EXERCISE OBJECTIVE
Only the lines holding the string "Hartenberg" are needed; copy each of them from the data.

DATA PROVIDED
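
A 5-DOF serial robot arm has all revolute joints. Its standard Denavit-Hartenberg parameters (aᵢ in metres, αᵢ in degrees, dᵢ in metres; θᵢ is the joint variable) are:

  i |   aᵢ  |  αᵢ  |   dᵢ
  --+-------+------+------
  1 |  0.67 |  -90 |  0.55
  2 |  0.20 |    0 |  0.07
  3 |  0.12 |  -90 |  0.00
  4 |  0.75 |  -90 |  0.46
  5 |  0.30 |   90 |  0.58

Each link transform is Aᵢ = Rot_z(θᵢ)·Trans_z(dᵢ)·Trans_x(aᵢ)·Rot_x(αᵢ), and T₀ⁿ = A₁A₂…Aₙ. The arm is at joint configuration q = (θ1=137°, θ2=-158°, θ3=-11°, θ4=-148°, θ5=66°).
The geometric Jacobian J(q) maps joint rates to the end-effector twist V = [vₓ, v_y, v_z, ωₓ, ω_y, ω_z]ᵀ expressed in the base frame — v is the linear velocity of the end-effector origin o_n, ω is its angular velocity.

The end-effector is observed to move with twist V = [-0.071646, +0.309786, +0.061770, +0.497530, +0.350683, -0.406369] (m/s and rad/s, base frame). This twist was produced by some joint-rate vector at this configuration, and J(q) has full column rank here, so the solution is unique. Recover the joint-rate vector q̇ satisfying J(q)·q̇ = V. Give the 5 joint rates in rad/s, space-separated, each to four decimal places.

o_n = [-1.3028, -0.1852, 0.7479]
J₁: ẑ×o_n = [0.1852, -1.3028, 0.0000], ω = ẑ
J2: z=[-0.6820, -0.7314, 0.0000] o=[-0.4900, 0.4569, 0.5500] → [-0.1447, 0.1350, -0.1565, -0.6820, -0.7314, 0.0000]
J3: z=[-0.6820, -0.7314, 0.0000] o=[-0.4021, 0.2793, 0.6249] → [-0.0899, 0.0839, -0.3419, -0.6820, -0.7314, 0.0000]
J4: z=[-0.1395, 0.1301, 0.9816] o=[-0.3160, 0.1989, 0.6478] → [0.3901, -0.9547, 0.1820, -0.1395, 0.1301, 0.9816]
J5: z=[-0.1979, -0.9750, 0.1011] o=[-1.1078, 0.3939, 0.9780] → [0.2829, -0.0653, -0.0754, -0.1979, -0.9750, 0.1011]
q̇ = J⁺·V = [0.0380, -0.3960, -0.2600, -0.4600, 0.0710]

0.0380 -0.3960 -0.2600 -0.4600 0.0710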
==
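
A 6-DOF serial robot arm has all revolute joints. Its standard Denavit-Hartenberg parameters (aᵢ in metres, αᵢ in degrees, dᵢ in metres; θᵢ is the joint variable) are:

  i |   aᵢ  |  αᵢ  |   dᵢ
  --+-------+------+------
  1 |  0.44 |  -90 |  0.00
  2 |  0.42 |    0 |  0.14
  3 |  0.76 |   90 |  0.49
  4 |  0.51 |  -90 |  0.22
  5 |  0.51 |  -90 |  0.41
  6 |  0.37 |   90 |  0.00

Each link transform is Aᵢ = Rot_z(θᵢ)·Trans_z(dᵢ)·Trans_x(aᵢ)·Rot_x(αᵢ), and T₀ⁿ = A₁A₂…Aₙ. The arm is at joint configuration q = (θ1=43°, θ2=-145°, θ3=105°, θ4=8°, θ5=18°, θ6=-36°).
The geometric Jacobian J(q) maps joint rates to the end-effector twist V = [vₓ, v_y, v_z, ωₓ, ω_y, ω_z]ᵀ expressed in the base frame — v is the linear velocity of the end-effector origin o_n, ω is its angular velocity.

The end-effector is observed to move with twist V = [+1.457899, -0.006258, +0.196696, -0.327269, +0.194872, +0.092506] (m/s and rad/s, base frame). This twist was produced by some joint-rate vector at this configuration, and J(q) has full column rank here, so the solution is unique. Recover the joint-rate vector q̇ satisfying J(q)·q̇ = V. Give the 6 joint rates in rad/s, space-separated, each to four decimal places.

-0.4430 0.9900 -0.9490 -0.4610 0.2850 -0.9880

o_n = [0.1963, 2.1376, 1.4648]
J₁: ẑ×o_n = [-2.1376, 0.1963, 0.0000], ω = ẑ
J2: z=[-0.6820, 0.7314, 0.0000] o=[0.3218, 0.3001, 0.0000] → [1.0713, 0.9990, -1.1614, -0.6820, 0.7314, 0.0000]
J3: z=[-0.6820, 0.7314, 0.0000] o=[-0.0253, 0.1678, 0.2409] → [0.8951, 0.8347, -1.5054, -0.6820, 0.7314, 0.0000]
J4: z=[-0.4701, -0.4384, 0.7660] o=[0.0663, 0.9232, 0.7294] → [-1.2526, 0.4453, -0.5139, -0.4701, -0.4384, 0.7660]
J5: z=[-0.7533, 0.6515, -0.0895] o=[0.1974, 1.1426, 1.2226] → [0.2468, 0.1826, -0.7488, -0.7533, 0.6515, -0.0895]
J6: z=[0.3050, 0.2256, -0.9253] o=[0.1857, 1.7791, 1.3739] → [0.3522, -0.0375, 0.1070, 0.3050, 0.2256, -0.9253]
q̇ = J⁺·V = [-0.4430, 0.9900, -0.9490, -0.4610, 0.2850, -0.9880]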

THE ANSWER
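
A 5-DOF serial robot arm has all revolute joints. Its standard Denavit-Hartenberg parameters (aᵢ in metres, αᵢ in degrees, dᵢ in metres; θᵢ is the joint variable) are:
A 6-DOF serial robot arm has all revolute joints. Its standard Denavit-Hartenberg parameters (aᵢ in metres, αᵢ in degrees, dᵢ in metres; θᵢ is the joint variable) are: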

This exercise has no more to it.